Data to process –
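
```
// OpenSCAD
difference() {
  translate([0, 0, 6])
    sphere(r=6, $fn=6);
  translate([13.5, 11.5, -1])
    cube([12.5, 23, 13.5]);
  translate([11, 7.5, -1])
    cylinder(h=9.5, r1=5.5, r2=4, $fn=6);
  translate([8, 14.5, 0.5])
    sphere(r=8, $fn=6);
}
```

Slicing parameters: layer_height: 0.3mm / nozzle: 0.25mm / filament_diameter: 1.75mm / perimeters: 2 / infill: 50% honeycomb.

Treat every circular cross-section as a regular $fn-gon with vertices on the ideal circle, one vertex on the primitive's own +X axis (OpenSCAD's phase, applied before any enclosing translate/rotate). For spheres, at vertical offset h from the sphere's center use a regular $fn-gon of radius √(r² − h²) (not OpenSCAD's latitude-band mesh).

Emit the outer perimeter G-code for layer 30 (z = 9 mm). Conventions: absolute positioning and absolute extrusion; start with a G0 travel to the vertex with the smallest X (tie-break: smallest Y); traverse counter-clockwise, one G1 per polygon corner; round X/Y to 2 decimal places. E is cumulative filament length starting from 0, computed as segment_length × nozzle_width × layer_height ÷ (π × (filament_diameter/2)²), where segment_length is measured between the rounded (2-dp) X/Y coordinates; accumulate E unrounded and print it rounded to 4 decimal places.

G0 X-5.20 Y0.00 Z9.00
G1 X-2.60 Y-4.50 E0.1621
G1 X2.60 Y-4.50 E0.3242
G1 X5.20 Y0.00 E0.4862
G1 X2.60 Y4.50 E0.6483
G1 X-2.60 Y4.50 E0.8104
G1 X-5.20 Y0.00 E0.9725

At z = 9 mm: the sphere: section is a regular 6-gon, circumradius = √(r²−h²) = √(6²−3²) = 5.196; the cube at (13.5, 11.5) is present — its section is the full 12.5×23 rectangle; the cone at (11, 7.5) is absent (z outside [-1, 8.5]); the sphere at (8, 14.5) is not intersected at this z (|z−center|=8.500 > r=8); After the difference (first − rest): starting from the r=6 sphere, the 12.5×23 cube at (13.5, 11.5) misses the remaining region (no effect) — 1 connected region. The outline is a single polygon with 6 vertices. Extrusion per mm of travel: 0.25 × 0.3 / (π × 0.875²) = 0.031181. Accumulating E over each segment gives final E = 0.9725.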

What needs to be done –
What is needed here is an exact reproduction of all the entries.

Answer section –
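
```
// OpenSCAD
difference() {
  translate([0, 0, 6])
    sphere(r=6, $fn=6);
  translate([13.5, 11.5, -1])
    cube([12.5, 23, 13.5]);
  translate([11, 7.5, -1])
    cylinder(h=9.5, r1=5.5, r2=4, $fn=6);
  translate([8, 14.5, 0.5])
    sphere(r=8, $fn=6);
}
```

Slicing parameters: layer_height: 0.3mm / nozzle: 0.25mm / filament_diameter: 1.75mm / perimeters: 2 / infill: 50% honeycomb.

Treat every circular cross-section as a regular $fn-gon with vertices on the ideal circle, one vertex on the primitive's own +X axis (OpenSCAD's phase, applied before any enclosing translate/rotate). For spheres, at vertical offset h from the sphere's center use a regular $fn-gon of radius √(r² − h²) (not OpenSCAD's latitude-band mesh).

Emit the outer perimeter G-code for layer 30 (z = 9 mm). Conventions: absolute positioning and absolute extrusion; start with a G0 travel to the vertex with the smallest X (tie-break: smallest Y); traverse counter-clockwise, one G1 per polygon corner; round X/Y to 2 decimal places. E is cumulative filament length starting from 0, computed as segment_length × nozzle_width × layer_height ÷ (π × (filament_diameter/2)²), where segment_length is measured between the rounded (2-dp) X/Y coordinates; accumulate E unrounded and print it rounded to 4 decimal places.

G0 X-5.20 Y0.00 Z9.00
G1 X-2.60 Y-4.50 E0.1621
G1 X2.60 Y-4.50 E0.3242
G1 X5.20 Y0.00 E0.4862
G1 X2.60 Y4.50 E0.6483
G1 X-2.60 Y4.50 E0.8104
G1 X-5.20 Y0.00 E0.9725

At z = 9 mm: the sphere: section is a regular 6-gon, circumradius = √(r²−h²) = √(6²−3²) = 5.196; the cube at (13.5, 11.5) is present — its section is the full 12.5×23 rectangle; the cone at (11, 7.5) is absent (z outside [-1, 8.5]); the sphere at (8, 14.5) is not intersected at this z (|z−center|=8.500 > r=8); After the difference (first − rest): starting from the r=6 sphere, the 12.5×23 cube at (13.5, 11.5) misses the remaining region (no effect) — 1 connected region. The outline is a single polygon with 6 vertices. Extrusion per mm of travel: 0.25 × 0.3 / (π × 0.875²) = 0.031181. Accumulating E over each segment gives final E = 0.9725.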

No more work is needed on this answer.